- [What needs to be done]
Please print all of the records that follow with nothing altered.

- [Record set]

* * * * * * *

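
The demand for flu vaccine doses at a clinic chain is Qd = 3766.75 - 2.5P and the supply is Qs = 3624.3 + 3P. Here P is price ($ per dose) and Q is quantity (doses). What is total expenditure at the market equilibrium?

Total expenditure = 95881.8

Equating demand and supply, 3766.75 - 2.5P = 3624.3 + 3P gives 5.5P = 142.45, so P* = 25.9.
Then Q* = 3766.75 - 2.5(25.9) = 3702.
Total expenditure = P* × Q* = 25.9 × 3702 = 95881.8.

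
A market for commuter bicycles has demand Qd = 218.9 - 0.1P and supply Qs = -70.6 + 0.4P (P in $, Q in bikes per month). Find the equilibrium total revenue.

The market clears where 218.9 - 0.1P = -70.6 + 0.4P. Rearranging, 0.5P = 289.5, hence P* = 579.
Then Q* = 218.9 - 0.1(579) = 161.
Total revenue = P* × Q* = 579 × 161 = 93219.

Total revenue = 93219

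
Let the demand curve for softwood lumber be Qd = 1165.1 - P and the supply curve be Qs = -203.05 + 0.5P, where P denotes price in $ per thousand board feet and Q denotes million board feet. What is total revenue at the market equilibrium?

Total revenue = 230761.3

At equilibrium Qd = Qs, so 1165.1 - P = -203.05 + 0.5P; collecting terms, 1368.15 = 1.5P and P* = 912.1.
Then Q* = 1165.1 - 912.1 = 253.
Total revenue = P* × Q* = 912.1 × 253 = 230761.3.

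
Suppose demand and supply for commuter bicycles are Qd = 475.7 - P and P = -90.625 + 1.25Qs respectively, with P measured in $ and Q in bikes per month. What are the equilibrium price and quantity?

Rewriting in direct form: Qs = 72.5 + 0.8P.
At equilibrium Qd = Qs, so 475.7 - P = 72.5 + 0.8P; collecting terms, 403.2 = 1.8P and P* = 224.
From the demand curve, Q* = 475.7 - 224 = 251.7.

P* = 224, Q* = 251.7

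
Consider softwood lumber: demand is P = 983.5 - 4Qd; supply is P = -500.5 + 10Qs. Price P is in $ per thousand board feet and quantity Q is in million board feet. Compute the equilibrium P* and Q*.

Inverting to quantity form: Qd = 245.875 - 0.25P and Qs = 50.05 + 0.1P.
At equilibrium Qd = Qs, so 245.875 - 0.25P = 50.05 + 0.1P; collecting terms, 195.825 = 0.35P and P* = 559.5.
From the demand curve, Q* = 245.875 - 0.25(559.5) = 106.

P* = 559.5, Q* = 106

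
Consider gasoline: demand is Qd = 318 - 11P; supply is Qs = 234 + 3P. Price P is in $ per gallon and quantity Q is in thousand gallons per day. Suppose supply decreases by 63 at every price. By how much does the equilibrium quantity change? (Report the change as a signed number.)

The market clears where 318 - 11P = 234 + 3P. Rearranging, 14P = 84, hence P* = 6.
Substitute back: Q* = 318 - 11(6) = 252.
After the shift, supply is Qs = 171 + 3P.
New equilibrium: 147 = 14P, so P = 10.5 and Q = 202.5.
ΔQ = 202.5 - 252 = -49.5.

ΔQ = -49.5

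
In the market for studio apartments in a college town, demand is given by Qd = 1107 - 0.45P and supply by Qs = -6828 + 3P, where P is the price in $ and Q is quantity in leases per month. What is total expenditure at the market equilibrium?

At equilibrium Qd = Qs, so 1107 - 0.45P = -6828 + 3P; collecting terms, 7935 = 3.45P and P* = 2300.
From the demand curve, Q* = 1107 - 0.45(2300) = 72.
Total expenditure = P* × Q* = 2300 × 72 = 165600.

Total expenditure = 165600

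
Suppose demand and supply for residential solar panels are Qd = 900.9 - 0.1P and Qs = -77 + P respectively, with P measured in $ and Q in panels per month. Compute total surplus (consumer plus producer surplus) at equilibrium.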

* * * * * * *

- [Reply]
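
The demand for flu vaccine doses at a clinic chain is Qd = 3766.75 - 2.5P and the supply is Qs = 3624.3 + 3P. Here P is price ($ per dose) and Q is quantity (doses). What is total expenditure at the market equilibrium?

Total expenditure = 95881.8

Equating demand and supply, 3766.75 - 2.5P = 3624.3 + 3P gives 5.5P = 142.45, so P* = 25.9.
Then Q* = 3766.75 - 2.5(25.9) = 3702.
Total expenditure = P* × Q* = 25.9 × 3702 = 95881.8.

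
A market for commuter bicycles has demand Qd = 218.9 - 0.1P and supply Qs = -70.6 + 0.4P (P in $, Q in bikes per month). Find the equilibrium total revenue.

The market clears where 218.9 - 0.1P = -70.6 + 0.4P. Rearranging, 0.5P = 289.5, hence P* = 579.
Then Q* = 218.9 - 0.1(579) = 161.
Total revenue = P* × Q* = 579 × 161 = 93219.

Total revenue = 93219

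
Let the demand curve for softwood lumber be Qd = 1165.1 - P and the supply curve be Qs = -203.05 + 0.5P, where P denotes price in $ per thousand board feet and Q denotes million board feet. What is total revenue at the market equilibrium?

Total revenue = 230761.3

At equilibrium Qd = Qs, so 1165.1 - P = -203.05 + 0.5P; collecting terms, 1368.15 = 1.5P and P* = 912.1.
Then Q* = 1165.1 - 912.1 = 253.
Total revenue = P* × Q* = 912.1 × 253 = 230761.3.

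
Suppose demand and supply for commuter bicycles are Qd = 475.7 - P and P = -90.625 + 1.25Qs respectively, with P measured in $ and Q in bikes per month. What are the equilibrium price and quantity?

Rewriting in direct form: Qs = 72.5 + 0.8P.
At equilibrium Qd = Qs, so 475.7 - P = 72.5 + 0.8P; collecting terms, 403.2 = 1.8P and P* = 224.
From the demand curve, Q* = 475.7 - 224 = 251.7.

P* = 224, Q* = 251.7

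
Consider softwood lumber: demand is P = 983.5 - 4Qd; supply is P = -500.5 + 10Qs. Price P is in $ per thousand board feet and quantity Q is in million board feet. Compute the equilibrium P* and Q*.

Inverting to quantity form: Qd = 245.875 - 0.25P and Qs = 50.05 + 0.1P.
At equilibrium Qd = Qs, so 245.875 - 0.25P = 50.05 + 0.1P; collecting terms, 195.825 = 0.35P and P* = 559.5.
From the demand curve, Q* = 245.875 - 0.25(559.5) = 106.

P* = 559.5, Q* = 106

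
Consider gasoline: demand is Qd = 318 - 11P; supply is Qs = 234 + 3P. Price P is in $ per gallon and quantity Q is in thousand gallons per day. Suppose supply decreases by 63 at every price. By how much does the equilibrium quantity change? (Report the change as a signed number.)

The market clears where 318 - 11P = 234 + 3P. Rearranging, 14P = 84, hence P* = 6.
Substitute back: Q* = 318 - 11(6) = 252.
After the shift, supply is Qs = 171 + 3P.
New equilibrium: 147 = 14P, so P = 10.5 and Q = 202.5.
ΔQ = 202.5 - 252 = -49.5.

ΔQ = -49.5

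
In the market for studio apartments in a college town, demand is given by Qd = 1107 - 0.45P and supply by Qs = -6828 + 3P, where P is the price in $ and Q is quantity in leases per month. What is total expenditure at the market equilibrium?

At equilibrium Qd = Qs, so 1107 - 0.45P = -6828 + 3P; collecting terms, 7935 = 3.45P and P* = 2300.
From the demand curve, Q* = 1107 - 0.45(2300) = 72.
Total expenditure = P* × Q* = 2300 × 72 = 165600.

Total expenditure = 165600

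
Suppose demand and supply for residential solar panels are Qd = 900.9 - 0.1P and Qs = -77 + P respectively, with P measured in $ and Q in panels per month. Compute total surplus (consumer plus producer surplus) at equilibrium.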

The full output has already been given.